Task brief
Identify all lines in the listing that include the word "Ione", and copy them out.

Records to process
------------------------------------------------------------------------
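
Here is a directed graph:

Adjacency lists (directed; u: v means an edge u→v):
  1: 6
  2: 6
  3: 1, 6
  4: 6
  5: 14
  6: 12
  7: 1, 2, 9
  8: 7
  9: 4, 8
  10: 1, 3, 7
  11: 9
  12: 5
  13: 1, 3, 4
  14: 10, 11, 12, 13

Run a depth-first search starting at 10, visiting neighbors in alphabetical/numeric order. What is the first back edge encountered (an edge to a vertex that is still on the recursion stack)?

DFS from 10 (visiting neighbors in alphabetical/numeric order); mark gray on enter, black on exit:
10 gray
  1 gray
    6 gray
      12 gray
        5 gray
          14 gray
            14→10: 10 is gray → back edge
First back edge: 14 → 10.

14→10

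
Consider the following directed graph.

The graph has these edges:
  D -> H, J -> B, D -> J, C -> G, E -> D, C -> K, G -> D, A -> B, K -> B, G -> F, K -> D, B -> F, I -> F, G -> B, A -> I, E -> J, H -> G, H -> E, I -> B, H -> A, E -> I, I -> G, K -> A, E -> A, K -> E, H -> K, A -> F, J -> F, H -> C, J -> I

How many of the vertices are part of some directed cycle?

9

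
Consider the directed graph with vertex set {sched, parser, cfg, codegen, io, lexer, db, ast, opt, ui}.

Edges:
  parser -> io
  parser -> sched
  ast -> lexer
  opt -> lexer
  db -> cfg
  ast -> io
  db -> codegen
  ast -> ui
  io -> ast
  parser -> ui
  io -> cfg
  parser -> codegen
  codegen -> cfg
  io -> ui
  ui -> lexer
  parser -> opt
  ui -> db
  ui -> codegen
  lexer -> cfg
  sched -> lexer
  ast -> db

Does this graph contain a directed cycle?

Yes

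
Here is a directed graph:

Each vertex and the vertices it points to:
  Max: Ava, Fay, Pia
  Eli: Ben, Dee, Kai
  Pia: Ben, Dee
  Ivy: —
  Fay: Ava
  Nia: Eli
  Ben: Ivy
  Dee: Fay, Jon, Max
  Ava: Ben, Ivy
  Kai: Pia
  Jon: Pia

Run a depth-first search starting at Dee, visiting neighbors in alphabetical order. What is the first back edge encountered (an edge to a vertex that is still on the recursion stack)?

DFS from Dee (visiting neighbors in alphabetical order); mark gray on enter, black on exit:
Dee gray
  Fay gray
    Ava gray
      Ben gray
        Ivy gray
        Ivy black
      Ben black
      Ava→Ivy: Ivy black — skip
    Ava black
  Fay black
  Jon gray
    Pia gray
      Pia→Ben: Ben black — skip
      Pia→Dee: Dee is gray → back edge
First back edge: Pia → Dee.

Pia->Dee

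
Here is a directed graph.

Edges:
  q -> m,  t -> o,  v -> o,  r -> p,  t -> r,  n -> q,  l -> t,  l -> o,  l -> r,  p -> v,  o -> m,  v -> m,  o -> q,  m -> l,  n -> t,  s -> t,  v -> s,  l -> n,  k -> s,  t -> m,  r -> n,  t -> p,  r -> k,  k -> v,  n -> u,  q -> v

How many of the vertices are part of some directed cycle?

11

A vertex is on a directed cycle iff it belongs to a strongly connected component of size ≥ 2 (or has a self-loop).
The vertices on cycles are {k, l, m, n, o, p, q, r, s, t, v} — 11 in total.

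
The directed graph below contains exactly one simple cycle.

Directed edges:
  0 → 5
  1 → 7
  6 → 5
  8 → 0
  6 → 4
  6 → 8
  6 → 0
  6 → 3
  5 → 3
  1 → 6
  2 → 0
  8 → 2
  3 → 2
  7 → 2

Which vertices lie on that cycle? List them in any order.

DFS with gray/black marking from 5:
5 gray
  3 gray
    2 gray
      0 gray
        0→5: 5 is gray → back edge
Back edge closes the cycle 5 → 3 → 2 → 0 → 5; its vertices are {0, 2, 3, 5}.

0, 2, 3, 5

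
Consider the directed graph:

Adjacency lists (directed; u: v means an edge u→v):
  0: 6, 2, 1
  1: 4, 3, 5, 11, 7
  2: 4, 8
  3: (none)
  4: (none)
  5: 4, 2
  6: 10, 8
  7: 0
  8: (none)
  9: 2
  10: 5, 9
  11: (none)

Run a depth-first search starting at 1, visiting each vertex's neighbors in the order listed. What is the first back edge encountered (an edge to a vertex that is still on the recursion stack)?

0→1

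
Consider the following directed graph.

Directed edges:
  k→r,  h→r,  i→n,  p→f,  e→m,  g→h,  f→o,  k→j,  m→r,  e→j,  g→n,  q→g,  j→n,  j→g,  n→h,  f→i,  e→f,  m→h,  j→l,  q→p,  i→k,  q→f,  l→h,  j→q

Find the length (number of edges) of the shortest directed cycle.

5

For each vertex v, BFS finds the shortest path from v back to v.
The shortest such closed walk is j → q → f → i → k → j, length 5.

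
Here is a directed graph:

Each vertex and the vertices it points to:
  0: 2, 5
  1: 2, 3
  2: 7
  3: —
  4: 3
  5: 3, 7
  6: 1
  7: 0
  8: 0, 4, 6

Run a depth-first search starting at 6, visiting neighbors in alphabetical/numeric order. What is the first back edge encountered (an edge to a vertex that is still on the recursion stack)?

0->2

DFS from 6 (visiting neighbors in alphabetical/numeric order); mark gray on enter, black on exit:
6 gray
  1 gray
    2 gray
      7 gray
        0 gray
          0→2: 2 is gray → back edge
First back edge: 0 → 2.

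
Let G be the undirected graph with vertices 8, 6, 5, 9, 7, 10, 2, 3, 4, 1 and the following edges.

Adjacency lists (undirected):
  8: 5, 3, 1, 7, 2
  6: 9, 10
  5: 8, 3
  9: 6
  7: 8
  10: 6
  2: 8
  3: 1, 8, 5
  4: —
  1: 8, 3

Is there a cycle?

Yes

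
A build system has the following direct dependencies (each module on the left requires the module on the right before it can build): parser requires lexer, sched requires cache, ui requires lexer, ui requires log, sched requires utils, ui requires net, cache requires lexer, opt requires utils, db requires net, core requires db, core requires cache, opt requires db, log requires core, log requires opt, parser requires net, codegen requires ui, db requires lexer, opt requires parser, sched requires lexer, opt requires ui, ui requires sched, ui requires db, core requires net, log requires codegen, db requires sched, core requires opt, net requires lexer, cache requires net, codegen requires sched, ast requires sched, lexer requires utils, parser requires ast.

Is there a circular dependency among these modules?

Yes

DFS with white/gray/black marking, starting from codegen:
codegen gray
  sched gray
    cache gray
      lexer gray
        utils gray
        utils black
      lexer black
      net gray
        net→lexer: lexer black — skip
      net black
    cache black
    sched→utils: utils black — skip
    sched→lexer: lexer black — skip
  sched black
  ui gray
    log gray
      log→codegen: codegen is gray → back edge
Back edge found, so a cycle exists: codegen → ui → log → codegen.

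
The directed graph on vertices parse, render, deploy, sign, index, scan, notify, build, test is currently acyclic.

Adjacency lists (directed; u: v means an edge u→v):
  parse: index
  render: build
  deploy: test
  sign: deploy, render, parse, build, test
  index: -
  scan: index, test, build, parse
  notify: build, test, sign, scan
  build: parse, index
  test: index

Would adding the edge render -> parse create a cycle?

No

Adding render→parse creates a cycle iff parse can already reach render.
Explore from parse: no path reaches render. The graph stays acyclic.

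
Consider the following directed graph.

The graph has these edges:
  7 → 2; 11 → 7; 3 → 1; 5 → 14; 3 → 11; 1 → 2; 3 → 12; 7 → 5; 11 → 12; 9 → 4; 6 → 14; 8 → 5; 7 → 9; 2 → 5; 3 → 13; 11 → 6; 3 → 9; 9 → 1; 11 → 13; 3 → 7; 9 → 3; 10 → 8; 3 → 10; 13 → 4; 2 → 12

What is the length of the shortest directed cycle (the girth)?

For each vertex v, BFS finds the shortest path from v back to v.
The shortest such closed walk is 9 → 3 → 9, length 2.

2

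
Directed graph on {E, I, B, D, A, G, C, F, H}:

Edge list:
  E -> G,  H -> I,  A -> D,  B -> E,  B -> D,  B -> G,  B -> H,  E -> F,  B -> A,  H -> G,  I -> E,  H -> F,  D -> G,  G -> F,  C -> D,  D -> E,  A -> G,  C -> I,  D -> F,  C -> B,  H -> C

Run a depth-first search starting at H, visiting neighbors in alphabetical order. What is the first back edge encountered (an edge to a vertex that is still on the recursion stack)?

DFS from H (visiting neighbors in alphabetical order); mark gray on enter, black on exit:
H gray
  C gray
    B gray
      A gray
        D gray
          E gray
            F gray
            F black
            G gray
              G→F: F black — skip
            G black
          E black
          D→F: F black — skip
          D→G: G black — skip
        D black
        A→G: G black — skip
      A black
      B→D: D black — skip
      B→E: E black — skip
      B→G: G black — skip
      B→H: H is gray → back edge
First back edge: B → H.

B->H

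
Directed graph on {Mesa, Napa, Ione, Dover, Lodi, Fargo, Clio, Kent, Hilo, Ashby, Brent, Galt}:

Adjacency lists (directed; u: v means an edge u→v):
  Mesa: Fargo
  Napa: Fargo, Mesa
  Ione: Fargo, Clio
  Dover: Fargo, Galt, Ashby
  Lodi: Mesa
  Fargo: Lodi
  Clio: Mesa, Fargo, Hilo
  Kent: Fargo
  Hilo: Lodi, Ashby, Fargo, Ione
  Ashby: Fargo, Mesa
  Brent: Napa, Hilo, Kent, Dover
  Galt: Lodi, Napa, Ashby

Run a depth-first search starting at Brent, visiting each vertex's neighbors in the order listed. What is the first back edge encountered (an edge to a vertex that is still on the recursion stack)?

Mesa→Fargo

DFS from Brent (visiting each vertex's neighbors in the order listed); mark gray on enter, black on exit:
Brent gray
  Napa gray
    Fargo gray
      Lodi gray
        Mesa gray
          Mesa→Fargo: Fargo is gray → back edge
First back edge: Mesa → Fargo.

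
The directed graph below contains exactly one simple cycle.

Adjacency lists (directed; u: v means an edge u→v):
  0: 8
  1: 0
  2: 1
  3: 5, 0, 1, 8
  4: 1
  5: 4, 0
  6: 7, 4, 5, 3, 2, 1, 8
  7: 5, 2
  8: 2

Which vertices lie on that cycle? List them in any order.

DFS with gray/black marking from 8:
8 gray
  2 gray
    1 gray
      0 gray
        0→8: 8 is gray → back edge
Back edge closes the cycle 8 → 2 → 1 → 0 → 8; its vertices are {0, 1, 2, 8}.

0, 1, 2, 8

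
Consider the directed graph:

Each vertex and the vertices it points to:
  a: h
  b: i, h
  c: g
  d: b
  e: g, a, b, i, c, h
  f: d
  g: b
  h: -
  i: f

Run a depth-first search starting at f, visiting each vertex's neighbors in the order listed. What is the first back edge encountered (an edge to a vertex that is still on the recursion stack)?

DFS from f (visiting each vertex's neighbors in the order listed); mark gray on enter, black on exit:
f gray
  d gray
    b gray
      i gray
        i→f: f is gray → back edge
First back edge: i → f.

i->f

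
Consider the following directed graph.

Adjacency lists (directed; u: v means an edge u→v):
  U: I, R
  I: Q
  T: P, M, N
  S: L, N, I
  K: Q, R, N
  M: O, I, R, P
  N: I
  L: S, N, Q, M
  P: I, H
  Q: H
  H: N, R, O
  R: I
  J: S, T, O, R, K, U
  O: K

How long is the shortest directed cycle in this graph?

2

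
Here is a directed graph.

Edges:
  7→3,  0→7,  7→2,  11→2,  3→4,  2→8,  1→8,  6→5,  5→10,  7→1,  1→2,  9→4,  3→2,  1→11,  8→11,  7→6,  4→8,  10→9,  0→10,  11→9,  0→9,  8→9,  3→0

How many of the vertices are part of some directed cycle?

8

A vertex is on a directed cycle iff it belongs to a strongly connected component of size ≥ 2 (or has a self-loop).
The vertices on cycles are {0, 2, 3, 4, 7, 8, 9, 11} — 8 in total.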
------------------------------------------------------------------------
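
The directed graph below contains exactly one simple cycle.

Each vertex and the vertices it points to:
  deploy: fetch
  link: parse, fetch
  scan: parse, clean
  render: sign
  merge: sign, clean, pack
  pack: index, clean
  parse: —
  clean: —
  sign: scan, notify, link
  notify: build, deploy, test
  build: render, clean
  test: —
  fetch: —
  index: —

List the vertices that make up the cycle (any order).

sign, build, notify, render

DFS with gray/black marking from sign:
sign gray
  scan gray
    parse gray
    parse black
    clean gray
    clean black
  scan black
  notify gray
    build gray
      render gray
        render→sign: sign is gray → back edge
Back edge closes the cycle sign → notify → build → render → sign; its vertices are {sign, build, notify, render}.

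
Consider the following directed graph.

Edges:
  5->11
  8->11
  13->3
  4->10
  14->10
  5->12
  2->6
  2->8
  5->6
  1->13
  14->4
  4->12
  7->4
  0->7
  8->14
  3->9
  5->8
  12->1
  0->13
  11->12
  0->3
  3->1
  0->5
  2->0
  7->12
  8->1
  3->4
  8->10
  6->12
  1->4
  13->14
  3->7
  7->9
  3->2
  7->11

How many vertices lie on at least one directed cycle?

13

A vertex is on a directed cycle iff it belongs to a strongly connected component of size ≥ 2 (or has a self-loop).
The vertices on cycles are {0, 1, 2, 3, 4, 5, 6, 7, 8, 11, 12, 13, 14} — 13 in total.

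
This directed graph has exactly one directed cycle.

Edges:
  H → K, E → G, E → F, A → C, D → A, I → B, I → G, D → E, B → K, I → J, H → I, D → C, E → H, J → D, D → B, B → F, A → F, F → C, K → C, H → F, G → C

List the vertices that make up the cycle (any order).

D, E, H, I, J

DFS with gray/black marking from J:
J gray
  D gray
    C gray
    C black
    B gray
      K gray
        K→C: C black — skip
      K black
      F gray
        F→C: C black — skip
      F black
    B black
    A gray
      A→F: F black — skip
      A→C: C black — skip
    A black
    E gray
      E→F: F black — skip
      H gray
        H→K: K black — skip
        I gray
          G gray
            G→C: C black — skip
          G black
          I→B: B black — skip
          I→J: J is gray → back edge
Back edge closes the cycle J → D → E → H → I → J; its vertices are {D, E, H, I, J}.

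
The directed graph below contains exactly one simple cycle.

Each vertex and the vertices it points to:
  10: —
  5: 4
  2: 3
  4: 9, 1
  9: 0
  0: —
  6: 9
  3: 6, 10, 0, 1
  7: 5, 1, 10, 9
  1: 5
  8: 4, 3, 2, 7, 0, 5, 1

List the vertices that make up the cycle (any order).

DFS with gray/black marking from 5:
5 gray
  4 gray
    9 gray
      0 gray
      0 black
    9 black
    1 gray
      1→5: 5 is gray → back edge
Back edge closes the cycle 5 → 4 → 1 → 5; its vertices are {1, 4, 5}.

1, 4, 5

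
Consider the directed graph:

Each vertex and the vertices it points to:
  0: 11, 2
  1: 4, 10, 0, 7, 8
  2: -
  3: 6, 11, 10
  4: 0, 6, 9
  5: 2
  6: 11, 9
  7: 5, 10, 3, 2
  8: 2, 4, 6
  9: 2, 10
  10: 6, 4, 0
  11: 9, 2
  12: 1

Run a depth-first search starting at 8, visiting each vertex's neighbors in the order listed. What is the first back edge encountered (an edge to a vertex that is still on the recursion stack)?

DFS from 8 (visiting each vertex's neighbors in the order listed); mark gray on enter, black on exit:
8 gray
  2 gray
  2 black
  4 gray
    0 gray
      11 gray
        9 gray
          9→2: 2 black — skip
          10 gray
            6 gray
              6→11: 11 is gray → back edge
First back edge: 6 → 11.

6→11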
------------------------------------------------------------------------
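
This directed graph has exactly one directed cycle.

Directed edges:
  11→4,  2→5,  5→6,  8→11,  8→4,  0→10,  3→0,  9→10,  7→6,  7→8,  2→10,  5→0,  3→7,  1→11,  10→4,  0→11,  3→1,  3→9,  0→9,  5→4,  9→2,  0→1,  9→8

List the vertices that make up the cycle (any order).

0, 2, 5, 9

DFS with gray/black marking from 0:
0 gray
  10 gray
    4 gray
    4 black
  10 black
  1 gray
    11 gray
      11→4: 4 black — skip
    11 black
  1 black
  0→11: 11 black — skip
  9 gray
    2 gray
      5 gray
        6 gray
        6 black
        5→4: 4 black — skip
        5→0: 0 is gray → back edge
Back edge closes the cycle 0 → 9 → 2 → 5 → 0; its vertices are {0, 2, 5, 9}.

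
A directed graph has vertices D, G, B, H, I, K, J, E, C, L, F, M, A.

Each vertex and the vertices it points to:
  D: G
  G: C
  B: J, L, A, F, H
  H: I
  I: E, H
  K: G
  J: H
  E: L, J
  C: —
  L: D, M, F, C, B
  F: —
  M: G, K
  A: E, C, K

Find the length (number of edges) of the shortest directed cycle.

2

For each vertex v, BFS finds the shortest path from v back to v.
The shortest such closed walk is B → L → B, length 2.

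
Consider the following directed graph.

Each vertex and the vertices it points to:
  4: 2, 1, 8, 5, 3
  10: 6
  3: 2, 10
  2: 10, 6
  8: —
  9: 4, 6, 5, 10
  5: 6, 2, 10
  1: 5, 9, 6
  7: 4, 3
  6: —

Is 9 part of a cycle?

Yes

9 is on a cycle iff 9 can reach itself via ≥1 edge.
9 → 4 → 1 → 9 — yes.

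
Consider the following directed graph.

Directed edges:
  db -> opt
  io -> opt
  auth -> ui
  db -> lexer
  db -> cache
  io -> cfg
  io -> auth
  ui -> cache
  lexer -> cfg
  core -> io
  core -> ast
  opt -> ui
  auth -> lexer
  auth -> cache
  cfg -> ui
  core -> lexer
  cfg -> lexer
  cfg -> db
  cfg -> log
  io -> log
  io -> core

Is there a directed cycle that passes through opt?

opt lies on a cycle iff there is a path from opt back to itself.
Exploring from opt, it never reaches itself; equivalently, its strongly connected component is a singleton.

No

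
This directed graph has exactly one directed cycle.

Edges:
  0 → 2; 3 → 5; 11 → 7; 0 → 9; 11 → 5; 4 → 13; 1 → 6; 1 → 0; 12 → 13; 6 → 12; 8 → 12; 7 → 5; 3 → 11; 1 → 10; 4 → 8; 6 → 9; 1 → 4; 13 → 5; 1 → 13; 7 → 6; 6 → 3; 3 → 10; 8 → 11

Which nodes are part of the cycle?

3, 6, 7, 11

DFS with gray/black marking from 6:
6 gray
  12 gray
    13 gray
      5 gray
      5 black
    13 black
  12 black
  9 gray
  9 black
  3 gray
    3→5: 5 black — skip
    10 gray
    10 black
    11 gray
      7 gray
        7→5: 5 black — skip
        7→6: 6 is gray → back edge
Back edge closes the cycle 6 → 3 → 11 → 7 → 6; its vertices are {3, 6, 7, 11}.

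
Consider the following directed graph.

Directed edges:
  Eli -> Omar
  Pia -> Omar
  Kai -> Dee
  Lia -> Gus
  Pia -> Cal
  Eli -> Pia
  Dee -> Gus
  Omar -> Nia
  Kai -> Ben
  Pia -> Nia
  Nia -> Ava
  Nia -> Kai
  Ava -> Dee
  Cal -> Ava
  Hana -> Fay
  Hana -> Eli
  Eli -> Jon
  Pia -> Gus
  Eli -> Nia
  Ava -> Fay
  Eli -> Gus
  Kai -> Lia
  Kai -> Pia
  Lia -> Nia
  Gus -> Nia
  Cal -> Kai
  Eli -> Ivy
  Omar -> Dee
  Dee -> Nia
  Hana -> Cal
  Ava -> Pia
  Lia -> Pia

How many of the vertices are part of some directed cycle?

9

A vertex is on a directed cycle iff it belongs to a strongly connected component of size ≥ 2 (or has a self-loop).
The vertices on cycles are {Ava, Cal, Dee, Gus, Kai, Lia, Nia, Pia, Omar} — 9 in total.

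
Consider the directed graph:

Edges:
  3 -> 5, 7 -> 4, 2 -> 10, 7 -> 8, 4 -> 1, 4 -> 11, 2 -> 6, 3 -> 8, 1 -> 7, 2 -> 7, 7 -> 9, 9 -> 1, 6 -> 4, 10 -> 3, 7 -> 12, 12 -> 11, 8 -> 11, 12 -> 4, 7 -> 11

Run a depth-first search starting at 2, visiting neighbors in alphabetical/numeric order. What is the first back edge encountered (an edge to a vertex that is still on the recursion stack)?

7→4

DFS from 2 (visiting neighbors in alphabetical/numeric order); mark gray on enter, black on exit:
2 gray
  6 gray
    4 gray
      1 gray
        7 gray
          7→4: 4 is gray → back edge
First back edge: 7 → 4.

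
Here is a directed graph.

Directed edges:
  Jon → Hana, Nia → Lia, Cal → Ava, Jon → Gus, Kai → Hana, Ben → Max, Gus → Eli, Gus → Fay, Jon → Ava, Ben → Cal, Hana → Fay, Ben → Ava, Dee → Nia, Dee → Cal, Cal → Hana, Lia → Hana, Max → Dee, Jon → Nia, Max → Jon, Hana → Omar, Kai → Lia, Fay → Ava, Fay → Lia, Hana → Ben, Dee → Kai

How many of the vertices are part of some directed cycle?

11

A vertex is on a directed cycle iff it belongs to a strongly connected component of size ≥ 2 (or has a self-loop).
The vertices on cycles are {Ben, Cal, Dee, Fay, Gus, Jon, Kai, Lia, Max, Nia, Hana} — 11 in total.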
------------------------------------------------------------------------
Task result
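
Directed graph on {Mesa, Napa, Ione, Dover, Lodi, Fargo, Clio, Kent, Hilo, Ashby, Brent, Galt}:
  Ione: Fargo, Clio
  Hilo: Lodi, Ashby, Fargo, Ione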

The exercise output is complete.